[Saved entries]
::::::::::

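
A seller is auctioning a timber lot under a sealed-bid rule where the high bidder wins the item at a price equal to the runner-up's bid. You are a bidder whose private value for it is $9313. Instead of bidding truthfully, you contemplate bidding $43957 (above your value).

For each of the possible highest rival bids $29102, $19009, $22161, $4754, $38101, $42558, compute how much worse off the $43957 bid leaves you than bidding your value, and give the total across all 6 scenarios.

$104366

The deviation costs you only when the competing bid falls strictly between $9313 and $43957; elsewhere both bids give the same outcome.
$29102: truthful payoff $0, deviation payoff −$19789 → loss $19789.
$19009: truthful payoff $0, deviation payoff −$9696 → loss $9696.
$22161: truthful payoff $0, deviation payoff −$12848 → loss $12848.
$4754: outcomes coincide → loss $0.
$38101: truthful payoff $0, deviation payoff −$28788 → loss $28788.
$42558: truthful payoff $0, deviation payoff −$33245 → loss $33245.
Total loss = $19789 + $9696 + $12848 + $28788 + $33245 = $104366.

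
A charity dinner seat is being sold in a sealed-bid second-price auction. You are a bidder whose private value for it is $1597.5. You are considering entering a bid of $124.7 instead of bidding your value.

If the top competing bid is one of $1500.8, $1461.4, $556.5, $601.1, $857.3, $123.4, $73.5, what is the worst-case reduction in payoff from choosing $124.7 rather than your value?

$1041

$1500.8: truthful gives $96.7, deviation gives $0 → loss $96.7.
$1461.4: truthful gives $136.1, deviation gives $0 → loss $136.1.
$556.5: truthful gives $1041, deviation gives $0 → loss $1041.
$601.1: truthful gives $996.4, deviation gives $0 → loss $996.4.
$857.3: truthful gives $740.2, deviation gives $0 → loss $740.2.
$123.4: same outcome either way → loss $0.
$73.5: same outcome either way → loss $0.
Maximum loss: $1041.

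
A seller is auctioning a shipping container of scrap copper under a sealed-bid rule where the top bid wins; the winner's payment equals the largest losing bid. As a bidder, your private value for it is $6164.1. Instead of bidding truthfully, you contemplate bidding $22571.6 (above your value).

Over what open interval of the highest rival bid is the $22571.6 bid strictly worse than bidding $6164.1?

($6164.1, $22571.6)

If the competing bid is below $6164.1, both bids win at the same price — no difference.
If it is above $22571.6, both bids lose — no difference.
If it lies strictly between $6164.1 and $22571.6, bidding your value loses (payoff 0) while bidding $22571.6 wins at a price above your value (payoff negative).
So the deviation strictly hurts on the open interval ($6164.1, $22571.6).
In a second-price auction your bid sets only whether you win, not what you pay, so bidding your true value is weakly dominant.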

::::::::::

What is expected:
One stretch of the lines above is wanted, from the line that contains "For each of" through the line that contains "A charity dinner". Output it exactly.

Your solution:
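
For each of the possible highest rival bids $29102, $19009, $22161, $4754, $38101, $42558, compute how much worse off the $43957 bid leaves you than bidding your value, and give the total across all 6 scenarios.

$104366

The deviation costs you only when the competing bid falls strictly between $9313 and $43957; elsewhere both bids give the same outcome.
$29102: truthful payoff $0, deviation payoff −$19789 → loss $19789.
$19009: truthful payoff $0, deviation payoff −$9696 → loss $9696.
$22161: truthful payoff $0, deviation payoff −$12848 → loss $12848.
$4754: outcomes coincide → loss $0.
$38101: truthful payoff $0, deviation payoff −$28788 → loss $28788.
$42558: truthful payoff $0, deviation payoff −$33245 → loss $33245.
Total loss = $19789 + $9696 + $12848 + $28788 + $33245 = $104366.

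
A charity dinner seat is being sold in a sealed-bid second-price auction. You are a bidder whose private value for it is $1597.5. You are considering entering a bid of $124.7 instead of bidding your value.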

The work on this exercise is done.